- MATERIAL FOR THIS EXERCISE:
==========

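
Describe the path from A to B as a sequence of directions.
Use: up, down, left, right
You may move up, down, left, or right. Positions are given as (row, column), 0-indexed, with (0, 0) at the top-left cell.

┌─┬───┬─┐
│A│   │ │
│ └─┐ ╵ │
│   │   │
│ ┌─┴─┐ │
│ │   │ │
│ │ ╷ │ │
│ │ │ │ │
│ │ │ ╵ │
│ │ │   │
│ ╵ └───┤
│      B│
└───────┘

Finding the path and converting it to directions:
Path through cells: (0,0) → (1,0) → (2,0) → (3,0) → (4,0) → (5,0) → (5,1) → (5,2) → (5,3)
Directions: down, down, down, down, down, right, right, right

Solution:

┌─┬───┬─┐
│A│   │ │
│ └─┐ ╵ │
│↓  │   │
│ ┌─┴─┐ │
│↓│   │ │
│ │ ╷ │ │
│↓│ │ │ │
│ │ │ ╵ │
│↓│ │   │
│ ╵ └───┤
│↳ → → B│
└───────┘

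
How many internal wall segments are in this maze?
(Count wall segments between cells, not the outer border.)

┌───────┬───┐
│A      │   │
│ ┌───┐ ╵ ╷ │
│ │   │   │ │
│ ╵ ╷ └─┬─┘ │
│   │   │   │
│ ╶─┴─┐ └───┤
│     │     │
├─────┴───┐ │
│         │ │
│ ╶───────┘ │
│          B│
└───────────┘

Counting internal wall segments:
Total internal walls: 25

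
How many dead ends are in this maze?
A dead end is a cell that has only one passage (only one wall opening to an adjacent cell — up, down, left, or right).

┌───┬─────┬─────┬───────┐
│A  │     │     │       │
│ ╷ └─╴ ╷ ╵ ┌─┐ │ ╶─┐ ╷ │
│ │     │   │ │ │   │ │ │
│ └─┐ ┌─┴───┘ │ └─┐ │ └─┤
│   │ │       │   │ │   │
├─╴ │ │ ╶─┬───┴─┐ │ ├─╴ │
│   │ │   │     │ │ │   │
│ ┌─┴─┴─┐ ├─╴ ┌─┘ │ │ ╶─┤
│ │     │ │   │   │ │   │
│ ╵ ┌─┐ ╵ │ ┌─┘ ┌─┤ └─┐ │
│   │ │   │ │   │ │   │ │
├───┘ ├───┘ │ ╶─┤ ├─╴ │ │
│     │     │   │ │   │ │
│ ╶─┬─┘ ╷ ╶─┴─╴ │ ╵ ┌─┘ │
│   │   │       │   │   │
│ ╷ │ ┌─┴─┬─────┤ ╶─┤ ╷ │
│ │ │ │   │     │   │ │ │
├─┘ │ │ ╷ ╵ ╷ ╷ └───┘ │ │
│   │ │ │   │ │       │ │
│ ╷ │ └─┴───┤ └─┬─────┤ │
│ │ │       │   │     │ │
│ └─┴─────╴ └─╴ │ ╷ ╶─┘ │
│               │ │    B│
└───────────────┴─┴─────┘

Checking each cell for number of passages:

Dead ends found at positions:
  (0, 2)
  (1, 6)
  (1, 11)
  (3, 2)
  (3, 5)
  (3, 7)
  (5, 2)
  (5, 8)
  (8, 0)
  (8, 9)
  (9, 3)
  (10, 1)
  (10, 10)
  (11, 8)
Total dead ends: 14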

==========

- TASK STATEMENT:
Gather all lines from the listing above in which "many" occurs.

- REPLY:
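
How many internal wall segments are in this maze?
How many dead ends are in this maze?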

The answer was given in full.